Starting at the first line below, copy through to the last line exactly.

### INPUT DATA
● ● ● ●

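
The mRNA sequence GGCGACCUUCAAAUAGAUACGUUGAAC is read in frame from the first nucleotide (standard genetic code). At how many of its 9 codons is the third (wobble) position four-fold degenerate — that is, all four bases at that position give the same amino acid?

3

Codon 1 GGC (Gly): third position 4-fold.
Codon 2 GAC (Asp): third position 2-fold.
Codon 3 CUU (Leu): third position 4-fold.
Codon 4 CAA (Gln): third position 2-fold.
Codon 5 AUA (Ile): third position 3-fold.
Codon 6 GAU (Asp): third position 2-fold.
Codon 7 ACG (Thr): third position 4-fold.
Codon 8 UUG (Leu): third position 2-fold.
Codon 9 AAC (Asn): third position 2-fold.
Four-fold degenerate third positions: 3.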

● ● ● ●

### RESPONSE AREA
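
The mRNA sequence GGCGACCUUCAAAUAGAUACGUUGAAC is read in frame from the first nucleotide (standard genetic code). At how many of its 9 codons is the third (wobble) position four-fold degenerate — that is, all four bases at that position give the same amino acid?

3

Codon 1 GGC (Gly): third position 4-fold.
Codon 2 GAC (Asp): third position 2-fold.
Codon 3 CUU (Leu): third position 4-fold.
Codon 4 CAA (Gln): third position 2-fold.
Codon 5 AUA (Ile): third position 3-fold.
Codon 6 GAU (Asp): third position 2-fold.
Codon 7 ACG (Thr): third position 4-fold.
Codon 8 UUG (Leu): third position 2-fold.
Codon 9 AAC (Asn): third position 2-fold.
Four-fold degenerate third positions: 3.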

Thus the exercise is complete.